• [Work instructions]: Output the data in full. Keep every entry exactly as written.

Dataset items

● ● ● ●

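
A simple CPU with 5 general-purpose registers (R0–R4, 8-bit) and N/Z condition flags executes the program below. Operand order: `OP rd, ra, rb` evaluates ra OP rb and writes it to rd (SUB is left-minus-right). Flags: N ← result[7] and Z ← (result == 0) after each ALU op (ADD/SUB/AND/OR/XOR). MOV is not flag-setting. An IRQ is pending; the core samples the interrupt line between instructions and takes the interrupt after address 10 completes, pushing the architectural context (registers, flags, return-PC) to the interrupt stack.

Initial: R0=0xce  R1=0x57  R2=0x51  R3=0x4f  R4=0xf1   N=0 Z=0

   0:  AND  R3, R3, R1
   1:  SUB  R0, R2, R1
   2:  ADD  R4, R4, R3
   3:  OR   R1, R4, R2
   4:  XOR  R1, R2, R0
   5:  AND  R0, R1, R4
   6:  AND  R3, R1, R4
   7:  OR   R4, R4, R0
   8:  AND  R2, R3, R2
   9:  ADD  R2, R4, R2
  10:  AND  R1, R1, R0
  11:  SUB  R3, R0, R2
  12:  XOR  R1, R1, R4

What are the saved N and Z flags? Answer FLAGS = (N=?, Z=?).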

● ● ● ●

• [Written answer]:
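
A simple CPU with 5 general-purpose registers (R0–R4, 8-bit) and N/Z condition flags executes the program below. Operand order: `OP rd, ra, rb` evaluates ra OP rb and writes it to rd (SUB is left-minus-right). Flags: N ← result[7] and Z ← (result == 0) after each ALU op (ADD/SUB/AND/OR/XOR). MOV is not flag-setting. An IRQ is pending; the core samples the interrupt line between instructions and takes the interrupt after address 10 completes, pushing the architectural context (registers, flags, return-PC) to the interrupt stack.

Initial: R0=0xce  R1=0x57  R2=0x51  R3=0x4f  R4=0xf1   N=0 Z=0

   0:  AND  R3, R3, R1
   1:  SUB  R0, R2, R1
   2:  ADD  R4, R4, R3
   3:  OR   R1, R4, R2
   4:  XOR  R1, R2, R0
   5:  AND  R0, R1, R4
   6:  AND  R3, R1, R4
   7:  OR   R4, R4, R0
   8:  AND  R2, R3, R2
   9:  ADD  R2, R4, R2
  10:  AND  R1, R1, R0
  11:  SUB  R3, R0, R2
  12:  XOR  R1, R1, R4

What are the saved N and Z flags? Answer FLAGS = (N=?, Z=?).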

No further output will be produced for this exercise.